◆ **PROBLEM TO WORK ON**: Include only the line with "parchment: 3 flax -> 2 parchment" and the lines after it, each reproduced exactly as it stands in the entries below.

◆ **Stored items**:
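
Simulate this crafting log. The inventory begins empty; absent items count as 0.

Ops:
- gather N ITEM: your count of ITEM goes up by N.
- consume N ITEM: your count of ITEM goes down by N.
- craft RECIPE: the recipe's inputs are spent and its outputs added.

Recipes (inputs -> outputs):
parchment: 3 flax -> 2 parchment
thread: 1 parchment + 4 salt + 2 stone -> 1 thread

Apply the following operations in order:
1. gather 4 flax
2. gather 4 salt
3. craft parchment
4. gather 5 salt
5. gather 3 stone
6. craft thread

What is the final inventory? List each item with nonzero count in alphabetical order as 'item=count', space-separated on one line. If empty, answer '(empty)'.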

◆ **RESULT FOR THIS EXERCISE**:
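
parchment: 3 flax -> 2 parchment
thread: 1 parchment + 4 salt + 2 stone -> 1 thread

Apply the following operations in order:
1. gather 4 flax
2. gather 4 salt
3. craft parchment
4. gather 5 salt
5. gather 3 stone
6. craft thread

What is the final inventory? List each item with nonzero count in alphabetical order as 'item=count', space-separated on one line. If empty, answer '(empty)'.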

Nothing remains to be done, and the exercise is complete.